╭──

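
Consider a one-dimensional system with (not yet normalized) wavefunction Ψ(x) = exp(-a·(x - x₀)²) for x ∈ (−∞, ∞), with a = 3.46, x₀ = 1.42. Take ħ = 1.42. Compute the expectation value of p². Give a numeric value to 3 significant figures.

p² Ψ = −ħ² d²Ψ/dx²; ⟨p²⟩ = −ħ² ∫ Ψ*·Ψ'' dx / ∫|Ψ|² dx.
Gaussian moments (u = x − x₀): ∫u^(2j)·e^(−2au²) du = (2j−1)!!/(4a)^j · √(π/(2a)), odd powers integrate to 0; here √(π/(2a)) = 0.67379. Derivatives: d/dx e^(−au²) = −2au·e^(−au²), d²/dx² e^(−au²) = (4a²u² − 2a)·e^(−au²).
State is unnormalized: ∫|Ψ|² dx = 0.67379, and ∫Ψ*·(−ħ² Ψ'') dx = 4.7008, so ⟨p²⟩ = 4.7008 / 0.67379.
⟨p²⟩ = 6.9767.

6.98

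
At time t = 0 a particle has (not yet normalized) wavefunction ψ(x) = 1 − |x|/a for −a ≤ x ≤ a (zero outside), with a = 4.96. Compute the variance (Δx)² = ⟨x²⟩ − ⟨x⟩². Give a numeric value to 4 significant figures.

Compute ⟨x⟩ and ⟨x²⟩ separately, then (Δx)² = ⟨x²⟩ − ⟨x⟩².
ψ is even, so ∫ over [−a, a] = 2∫₀ᵃ with ψ = 1 − x/a there: ∫₀ᵃ (1 − x/a)² dx = a/3, ∫₀ᵃ x²(1 − x/a)² dx = a³/30, ∫₀ᵃ x⁴(1 − x/a)² dx = a⁵/105.
Normalization: ∫|ψ|² dx = 3.3067.
⟨x⟩ = 0.0000 and ⟨x²⟩ = 2.4602.
(Δx)² = 2.4602 − (0.0000)² = 2.4602.

2.460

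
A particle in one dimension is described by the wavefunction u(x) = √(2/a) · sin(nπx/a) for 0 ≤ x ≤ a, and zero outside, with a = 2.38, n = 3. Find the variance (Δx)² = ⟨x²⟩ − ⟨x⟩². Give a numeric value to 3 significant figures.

Compute ⟨x⟩ and ⟨x²⟩ separately, then (Δx)² = ⟨x²⟩ − ⟨x⟩².
With sin²θ = (1 − cos2θ)/2 on 0 ≤ x ≤ a: ∫sin²(nπx/a) dx = a/2, ∫x·sin²(nπx/a) dx = a²/4, ∫x²·sin²(nπx/a) dx = a³·(1/6 − 1/(4n²π²)); higher powers xᵏ the same way, integrating xᵏ·cos(2nπx/a) by parts.
⟨x⟩ = 1.1900 and ⟨x²⟩ = 1.8562.
(Δx)² = 1.8562 − (1.1900)² = 0.44015.

0.440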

╰──

Each record must be printed again, word for word, with nothing dropped.

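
Consider a one-dimensional system with (not yet normalized) wavefunction Ψ(x) = exp(-a·(x - x₀)²) for x ∈ (−∞, ∞), with a = 3.46, x₀ = 1.42. Take ħ = 1.42. Compute the expectation value of p². Give a numeric value to 3 significant figures.

p² Ψ = −ħ² d²Ψ/dx²; ⟨p²⟩ = −ħ² ∫ Ψ*·Ψ'' dx / ∫|Ψ|² dx.
Gaussian moments (u = x − x₀): ∫u^(2j)·e^(−2au²) du = (2j−1)!!/(4a)^j · √(π/(2a)), odd powers integrate to 0; here √(π/(2a)) = 0.67379. Derivatives: d/dx e^(−au²) = −2au·e^(−au²), d²/dx² e^(−au²) = (4a²u² − 2a)·e^(−au²).
State is unnormalized: ∫|Ψ|² dx = 0.67379, and ∫Ψ*·(−ħ² Ψ'') dx = 4.7008, so ⟨p²⟩ = 4.7008 / 0.67379.
⟨p²⟩ = 6.9767.

6.98

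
At time t = 0 a particle has (not yet normalized) wavefunction ψ(x) = 1 − |x|/a for −a ≤ x ≤ a (zero outside), with a = 4.96. Compute the variance (Δx)² = ⟨x²⟩ − ⟨x⟩². Give a numeric value to 4 significant figures.

Compute ⟨x⟩ and ⟨x²⟩ separately, then (Δx)² = ⟨x²⟩ − ⟨x⟩².
ψ is even, so ∫ over [−a, a] = 2∫₀ᵃ with ψ = 1 − x/a there: ∫₀ᵃ (1 − x/a)² dx = a/3, ∫₀ᵃ x²(1 − x/a)² dx = a³/30, ∫₀ᵃ x⁴(1 − x/a)² dx = a⁵/105.
Normalization: ∫|ψ|² dx = 3.3067.
⟨x⟩ = 0.0000 and ⟨x²⟩ = 2.4602.
(Δx)² = 2.4602 − (0.0000)² = 2.4602.

2.460

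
A particle in one dimension is described by the wavefunction u(x) = √(2/a) · sin(nπx/a) for 0 ≤ x ≤ a, and zero outside, with a = 2.38, n = 3. Find the variance (Δx)² = ⟨x²⟩ − ⟨x⟩². Give a numeric value to 3 significant figures.

Compute ⟨x⟩ and ⟨x²⟩ separately, then (Δx)² = ⟨x²⟩ − ⟨x⟩².
With sin²θ = (1 − cos2θ)/2 on 0 ≤ x ≤ a: ∫sin²(nπx/a) dx = a/2, ∫x·sin²(nπx/a) dx = a²/4, ∫x²·sin²(nπx/a) dx = a³·(1/6 − 1/(4n²π²)); higher powers xᵏ the same way, integrating xᵏ·cos(2nπx/a) by parts.
⟨x⟩ = 1.1900 and ⟨x²⟩ = 1.8562.
(Δx)² = 1.8562 − (1.1900)² = 0.44015.

0.440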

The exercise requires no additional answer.